▸ Description of the task: Would you please restate every record exactly as written?
# # # # #
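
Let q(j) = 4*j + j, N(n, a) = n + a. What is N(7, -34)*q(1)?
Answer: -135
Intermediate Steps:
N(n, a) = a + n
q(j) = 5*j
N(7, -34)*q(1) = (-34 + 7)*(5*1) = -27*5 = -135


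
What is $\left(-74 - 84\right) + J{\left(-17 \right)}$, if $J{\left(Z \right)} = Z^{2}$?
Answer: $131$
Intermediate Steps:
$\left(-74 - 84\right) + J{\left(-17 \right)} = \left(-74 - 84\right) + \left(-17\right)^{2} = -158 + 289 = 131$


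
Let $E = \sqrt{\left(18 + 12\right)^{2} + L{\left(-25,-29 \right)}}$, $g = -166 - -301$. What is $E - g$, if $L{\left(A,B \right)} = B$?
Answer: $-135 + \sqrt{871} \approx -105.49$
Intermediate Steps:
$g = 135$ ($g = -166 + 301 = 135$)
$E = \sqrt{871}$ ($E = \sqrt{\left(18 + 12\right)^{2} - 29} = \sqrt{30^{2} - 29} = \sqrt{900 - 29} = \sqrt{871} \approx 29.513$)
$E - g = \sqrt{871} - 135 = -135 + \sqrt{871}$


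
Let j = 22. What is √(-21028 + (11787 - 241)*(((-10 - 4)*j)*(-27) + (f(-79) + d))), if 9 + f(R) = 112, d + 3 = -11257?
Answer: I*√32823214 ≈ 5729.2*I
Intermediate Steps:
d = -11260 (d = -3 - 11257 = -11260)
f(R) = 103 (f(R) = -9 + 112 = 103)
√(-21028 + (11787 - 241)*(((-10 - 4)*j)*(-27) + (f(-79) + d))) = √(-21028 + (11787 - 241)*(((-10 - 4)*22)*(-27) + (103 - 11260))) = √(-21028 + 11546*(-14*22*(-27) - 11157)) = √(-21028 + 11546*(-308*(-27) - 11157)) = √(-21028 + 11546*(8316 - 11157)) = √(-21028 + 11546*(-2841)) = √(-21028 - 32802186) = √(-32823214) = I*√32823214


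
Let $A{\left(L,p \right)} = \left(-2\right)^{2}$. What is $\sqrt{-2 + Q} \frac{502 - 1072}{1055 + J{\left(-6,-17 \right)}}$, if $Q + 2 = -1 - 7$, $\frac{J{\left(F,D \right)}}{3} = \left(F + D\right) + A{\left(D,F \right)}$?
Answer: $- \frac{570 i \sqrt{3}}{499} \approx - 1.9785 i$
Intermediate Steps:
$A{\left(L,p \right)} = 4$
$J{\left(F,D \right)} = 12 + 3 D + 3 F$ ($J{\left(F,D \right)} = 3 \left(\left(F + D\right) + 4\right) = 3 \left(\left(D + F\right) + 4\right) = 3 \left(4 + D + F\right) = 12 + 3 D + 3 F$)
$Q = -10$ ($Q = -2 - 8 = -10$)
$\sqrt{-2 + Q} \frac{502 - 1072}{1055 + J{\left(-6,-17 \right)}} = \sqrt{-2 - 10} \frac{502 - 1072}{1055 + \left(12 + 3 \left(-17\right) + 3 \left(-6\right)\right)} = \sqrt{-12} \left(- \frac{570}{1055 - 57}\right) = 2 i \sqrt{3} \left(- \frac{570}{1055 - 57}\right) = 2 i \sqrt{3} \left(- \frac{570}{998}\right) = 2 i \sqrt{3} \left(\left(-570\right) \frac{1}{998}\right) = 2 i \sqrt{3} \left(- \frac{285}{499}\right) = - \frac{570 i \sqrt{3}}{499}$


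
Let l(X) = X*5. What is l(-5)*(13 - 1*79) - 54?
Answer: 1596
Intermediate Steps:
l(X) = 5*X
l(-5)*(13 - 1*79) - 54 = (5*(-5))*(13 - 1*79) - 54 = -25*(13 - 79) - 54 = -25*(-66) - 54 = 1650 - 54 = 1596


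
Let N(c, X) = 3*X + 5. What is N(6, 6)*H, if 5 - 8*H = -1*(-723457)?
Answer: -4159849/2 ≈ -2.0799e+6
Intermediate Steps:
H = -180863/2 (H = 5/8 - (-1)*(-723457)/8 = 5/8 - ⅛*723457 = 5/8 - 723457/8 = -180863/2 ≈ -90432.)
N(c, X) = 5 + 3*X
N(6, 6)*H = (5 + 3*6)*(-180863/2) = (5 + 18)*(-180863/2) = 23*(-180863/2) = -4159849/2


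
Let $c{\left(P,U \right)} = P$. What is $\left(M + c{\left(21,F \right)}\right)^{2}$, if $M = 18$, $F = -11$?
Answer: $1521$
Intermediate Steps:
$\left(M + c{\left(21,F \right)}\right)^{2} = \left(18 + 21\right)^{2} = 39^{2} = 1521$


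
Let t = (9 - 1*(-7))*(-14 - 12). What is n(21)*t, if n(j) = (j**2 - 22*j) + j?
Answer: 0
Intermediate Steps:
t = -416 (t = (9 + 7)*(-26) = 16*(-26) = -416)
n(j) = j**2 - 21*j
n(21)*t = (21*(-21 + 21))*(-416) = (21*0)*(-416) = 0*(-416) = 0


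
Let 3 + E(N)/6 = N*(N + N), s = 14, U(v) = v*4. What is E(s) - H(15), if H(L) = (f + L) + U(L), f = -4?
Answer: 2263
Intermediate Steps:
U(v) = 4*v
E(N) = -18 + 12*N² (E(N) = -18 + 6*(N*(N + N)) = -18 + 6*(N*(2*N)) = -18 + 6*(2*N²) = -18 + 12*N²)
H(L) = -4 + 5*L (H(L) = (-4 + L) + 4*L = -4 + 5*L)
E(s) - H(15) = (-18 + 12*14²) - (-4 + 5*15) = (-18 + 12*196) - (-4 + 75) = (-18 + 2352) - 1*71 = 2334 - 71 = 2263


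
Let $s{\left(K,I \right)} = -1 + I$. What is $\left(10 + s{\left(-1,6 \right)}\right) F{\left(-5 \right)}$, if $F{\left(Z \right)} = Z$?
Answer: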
# # # # #
▸ Reply to the exercise:
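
Let q(j) = 4*j + j, N(n, a) = n + a. What is N(7, -34)*q(1)?
Answer: -135
Intermediate Steps:
N(n, a) = a + n
q(j) = 5*j
N(7, -34)*q(1) = (-34 + 7)*(5*1) = -27*5 = -135


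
What is $\left(-74 - 84\right) + J{\left(-17 \right)}$, if $J{\left(Z \right)} = Z^{2}$?
Answer: $131$
Intermediate Steps:
$\left(-74 - 84\right) + J{\left(-17 \right)} = \left(-74 - 84\right) + \left(-17\right)^{2} = -158 + 289 = 131$


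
Let $E = \sqrt{\left(18 + 12\right)^{2} + L{\left(-25,-29 \right)}}$, $g = -166 - -301$. What is $E - g$, if $L{\left(A,B \right)} = B$?
Answer: $-135 + \sqrt{871} \approx -105.49$
Intermediate Steps:
$g = 135$ ($g = -166 + 301 = 135$)
$E = \sqrt{871}$ ($E = \sqrt{\left(18 + 12\right)^{2} - 29} = \sqrt{30^{2} - 29} = \sqrt{900 - 29} = \sqrt{871} \approx 29.513$)
$E - g = \sqrt{871} - 135 = -135 + \sqrt{871}$


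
Let j = 22. What is √(-21028 + (11787 - 241)*(((-10 - 4)*j)*(-27) + (f(-79) + d))), if 9 + f(R) = 112, d + 3 = -11257?
Answer: I*√32823214 ≈ 5729.2*I
Intermediate Steps:
d = -11260 (d = -3 - 11257 = -11260)
f(R) = 103 (f(R) = -9 + 112 = 103)
√(-21028 + (11787 - 241)*(((-10 - 4)*j)*(-27) + (f(-79) + d))) = √(-21028 + (11787 - 241)*(((-10 - 4)*22)*(-27) + (103 - 11260))) = √(-21028 + 11546*(-14*22*(-27) - 11157)) = √(-21028 + 11546*(-308*(-27) - 11157)) = √(-21028 + 11546*(8316 - 11157)) = √(-21028 + 11546*(-2841)) = √(-21028 - 32802186) = √(-32823214) = I*√32823214


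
Let $A{\left(L,p \right)} = \left(-2\right)^{2}$. What is $\sqrt{-2 + Q} \frac{502 - 1072}{1055 + J{\left(-6,-17 \right)}}$, if $Q + 2 = -1 - 7$, $\frac{J{\left(F,D \right)}}{3} = \left(F + D\right) + A{\left(D,F \right)}$?
Answer: $- \frac{570 i \sqrt{3}}{499} \approx - 1.9785 i$
Intermediate Steps:
$A{\left(L,p \right)} = 4$
$J{\left(F,D \right)} = 12 + 3 D + 3 F$ ($J{\left(F,D \right)} = 3 \left(\left(F + D\right) + 4\right) = 3 \left(\left(D + F\right) + 4\right) = 3 \left(4 + D + F\right) = 12 + 3 D + 3 F$)
$Q = -10$ ($Q = -2 - 8 = -10$)
$\sqrt{-2 + Q} \frac{502 - 1072}{1055 + J{\left(-6,-17 \right)}} = \sqrt{-2 - 10} \frac{502 - 1072}{1055 + \left(12 + 3 \left(-17\right) + 3 \left(-6\right)\right)} = \sqrt{-12} \left(- \frac{570}{1055 - 57}\right) = 2 i \sqrt{3} \left(- \frac{570}{1055 - 57}\right) = 2 i \sqrt{3} \left(- \frac{570}{998}\right) = 2 i \sqrt{3} \left(\left(-570\right) \frac{1}{998}\right) = 2 i \sqrt{3} \left(- \frac{285}{499}\right) = - \frac{570 i \sqrt{3}}{499}$


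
Let l(X) = X*5. What is l(-5)*(13 - 1*79) - 54?
Answer: 1596
Intermediate Steps:
l(X) = 5*X
l(-5)*(13 - 1*79) - 54 = (5*(-5))*(13 - 1*79) - 54 = -25*(13 - 79) - 54 = -25*(-66) - 54 = 1650 - 54 = 1596


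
Let N(c, X) = 3*X + 5. What is N(6, 6)*H, if 5 - 8*H = -1*(-723457)?
Answer: -4159849/2 ≈ -2.0799e+6
Intermediate Steps:
H = -180863/2 (H = 5/8 - (-1)*(-723457)/8 = 5/8 - ⅛*723457 = 5/8 - 723457/8 = -180863/2 ≈ -90432.)
N(c, X) = 5 + 3*X
N(6, 6)*H = (5 + 3*6)*(-180863/2) = (5 + 18)*(-180863/2) = 23*(-180863/2) = -4159849/2


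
Let $c{\left(P,U \right)} = P$. What is $\left(M + c{\left(21,F \right)}\right)^{2}$, if $M = 18$, $F = -11$?
Answer: $1521$
Intermediate Steps:
$\left(M + c{\left(21,F \right)}\right)^{2} = \left(18 + 21\right)^{2} = 39^{2} = 1521$


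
Let t = (9 - 1*(-7))*(-14 - 12). What is n(21)*t, if n(j) = (j**2 - 22*j) + j?
Answer: 0
Intermediate Steps:
t = -416 (t = (9 + 7)*(-26) = 16*(-26) = -416)
n(j) = j**2 - 21*j
n(21)*t = (21*(-21 + 21))*(-416) = (21*0)*(-416) = 0*(-416) = 0


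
Let 3 + E(N)/6 = N*(N + N), s = 14, U(v) = v*4. What is E(s) - H(15), if H(L) = (f + L) + U(L), f = -4?
Answer: 2263
Intermediate Steps:
U(v) = 4*v
E(N) = -18 + 12*N² (E(N) = -18 + 6*(N*(N + N)) = -18 + 6*(N*(2*N)) = -18 + 6*(2*N²) = -18 + 12*N²)
H(L) = -4 + 5*L (H(L) = (-4 + L) + 4*L = -4 + 5*L)
E(s) - H(15) = (-18 + 12*14²) - (-4 + 5*15) = (-18 + 12*196) - (-4 + 75) = (-18 + 2352) - 1*71 = 2334 - 71 = 2263


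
Let $s{\left(K,I \right)} = -1 + I$. What is $\left(10 + s{\left(-1,6 \right)}\right) F{\left(-5 \right)}$, if $F{\left(Z \right)} = Z$?
Answer: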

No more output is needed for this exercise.